◆ WHAT IS REQUIRED ◆
Would you output each record exactly as it stands?

Collected data entries
================================

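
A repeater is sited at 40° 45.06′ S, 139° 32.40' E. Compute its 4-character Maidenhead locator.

PE99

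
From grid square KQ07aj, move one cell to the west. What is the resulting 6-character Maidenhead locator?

JQ97xj

Longitude subsquare a = 0; −1 → -1, wraps to 23 = x, carry into square.
Longitude square 0; −1 → -1, wraps to 9, carry into field.
Longitude field K = 10; −1 → 9 = J.
The latitude characters are unchanged.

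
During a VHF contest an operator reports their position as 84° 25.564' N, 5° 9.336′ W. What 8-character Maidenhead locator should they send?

Add 180° to longitude and 90° to latitude: 174.84440, 174.42607.
Field: 174.84440/20 → 8 → I, 174.42607/10 → 17 → R; chars IR.
Square: 14.84440/2 → 7, 4.42607/1 → 4; chars 74.
Subsquare: 0.84440/0.0833333 → 10 → k, 0.42607/0.0416667 → 10 → k; chars kk.
Extended square: 0.01107/0.00833333 → 1, 0.00940/0.00416667 → 2; chars 12.

IR74kk12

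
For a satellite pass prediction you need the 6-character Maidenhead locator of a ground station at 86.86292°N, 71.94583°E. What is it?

MR56xu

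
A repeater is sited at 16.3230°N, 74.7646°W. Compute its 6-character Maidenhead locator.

FK26oh

Add 180° to longitude and 90° to latitude: 105.2354, 106.3230.
Field: lon ⌊105.2354/20⌋ = 5 → F; lat ⌊106.3230/10⌋ = 10 → K.
Square: lon ⌊5.2354/2⌋ = 2; lat ⌊6.3230/1⌋ = 6.
Subsquare: lon ⌊1.2354/0.0833333⌋ = 14 → o; lat ⌊0.3230/0.0416667⌋ = 7 → h.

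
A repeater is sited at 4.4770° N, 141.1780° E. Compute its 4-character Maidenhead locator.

QJ04

Add 180° to longitude and 90° to latitude: 321.18, 94.48.
Field: 321.18/20 → 16 → Q, 94.48/10 → 9 → J; chars QJ.
Square: 1.18/2 → 0, 4.48/1 → 4; chars 04.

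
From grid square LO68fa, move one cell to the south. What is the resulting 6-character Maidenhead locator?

LO67fx

Latitude subsquare a = 0; −1 → -1, wraps to 23 = x, carry into square.
Latitude square 8; −1 → 7.
The longitude characters are unchanged.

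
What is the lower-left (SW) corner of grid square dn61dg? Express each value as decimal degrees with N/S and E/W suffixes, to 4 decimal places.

41.2500° N, 107.7500° W

Field D=3, N=13: +3·20° lon, +13·10° lat → SW at lon -120°, lat 40°.
Square 6, 1: +6·2° lon, +1·1° lat → SW at lon -108°, lat 41°.
Subsquare d=3, g=6: +3·0.0833333° lon, +6·0.0416667° lat → SW at lon -107.75°, lat 41.25°.
latitude 41.2500° N, longitude 107.7500° W.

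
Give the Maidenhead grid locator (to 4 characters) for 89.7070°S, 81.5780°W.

Shift to the Maidenhead origin (180°W, 90°S): lon 98.42, lat 0.29.
Field: 98.42/20 → 4 → E, 0.29/10 → 0 → A; chars EA.
Square: 18.42/2 → 9, 0.29/1 → 0; chars 90.

EA90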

================================

◆ EXPECTED OUTPUT ◆
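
A repeater is sited at 40° 45.06′ S, 139° 32.40' E. Compute its 4-character Maidenhead locator.

PE99

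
From grid square KQ07aj, move one cell to the west. What is the resulting 6-character Maidenhead locator?

JQ97xj

Longitude subsquare a = 0; −1 → -1, wraps to 23 = x, carry into square.
Longitude square 0; −1 → -1, wraps to 9, carry into field.
Longitude field K = 10; −1 → 9 = J.
The latitude characters are unchanged.

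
During a VHF contest an operator reports their position as 84° 25.564' N, 5° 9.336′ W. What 8-character Maidenhead locator should they send?

Add 180° to longitude and 90° to latitude: 174.84440, 174.42607.
Field: 174.84440/20 → 8 → I, 174.42607/10 → 17 → R; chars IR.
Square: 14.84440/2 → 7, 4.42607/1 → 4; chars 74.
Subsquare: 0.84440/0.0833333 → 10 → k, 0.42607/0.0416667 → 10 → k; chars kk.
Extended square: 0.01107/0.00833333 → 1, 0.00940/0.00416667 → 2; chars 12.

IR74kk12

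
For a satellite pass prediction you need the 6-character Maidenhead locator of a ground station at 86.86292°N, 71.94583°E. What is it?

MR56xu

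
A repeater is sited at 16.3230°N, 74.7646°W. Compute its 6-character Maidenhead locator.

FK26oh

Add 180° to longitude and 90° to latitude: 105.2354, 106.3230.
Field: lon ⌊105.2354/20⌋ = 5 → F; lat ⌊106.3230/10⌋ = 10 → K.
Square: lon ⌊5.2354/2⌋ = 2; lat ⌊6.3230/1⌋ = 6.
Subsquare: lon ⌊1.2354/0.0833333⌋ = 14 → o; lat ⌊0.3230/0.0416667⌋ = 7 → h.

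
A repeater is sited at 4.4770° N, 141.1780° E. Compute its 4-character Maidenhead locator.

QJ04

Add 180° to longitude and 90° to latitude: 321.18, 94.48.
Field: 321.18/20 → 16 → Q, 94.48/10 → 9 → J; chars QJ.
Square: 1.18/2 → 0, 4.48/1 → 4; chars 04.

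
From grid square LO68fa, move one cell to the south. What is the resulting 6-character Maidenhead locator?

LO67fx

Latitude subsquare a = 0; −1 → -1, wraps to 23 = x, carry into square.
Latitude square 8; −1 → 7.
The longitude characters are unchanged.

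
What is the lower-left (SW) corner of grid square dn61dg? Express each value as decimal degrees with N/S and E/W suffixes, to 4 decimal places.

41.2500° N, 107.7500° W

Field D=3, N=13: +3·20° lon, +13·10° lat → SW at lon -120°, lat 40°.
Square 6, 1: +6·2° lon, +1·1° lat → SW at lon -108°, lat 41°.
Subsquare d=3, g=6: +3·0.0833333° lon, +6·0.0416667° lat → SW at lon -107.75°, lat 41.25°.
latitude 41.2500° N, longitude 107.7500° W.

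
Give the Maidenhead grid locator (to 4 characters) for 89.7070°S, 81.5780°W.

Shift to the Maidenhead origin (180°W, 90°S): lon 98.42, lat 0.29.
Field: 98.42/20 → 4 → E, 0.29/10 → 0 → A; chars EA.
Square: 18.42/2 → 9, 0.29/1 → 0; chars 90.

EA90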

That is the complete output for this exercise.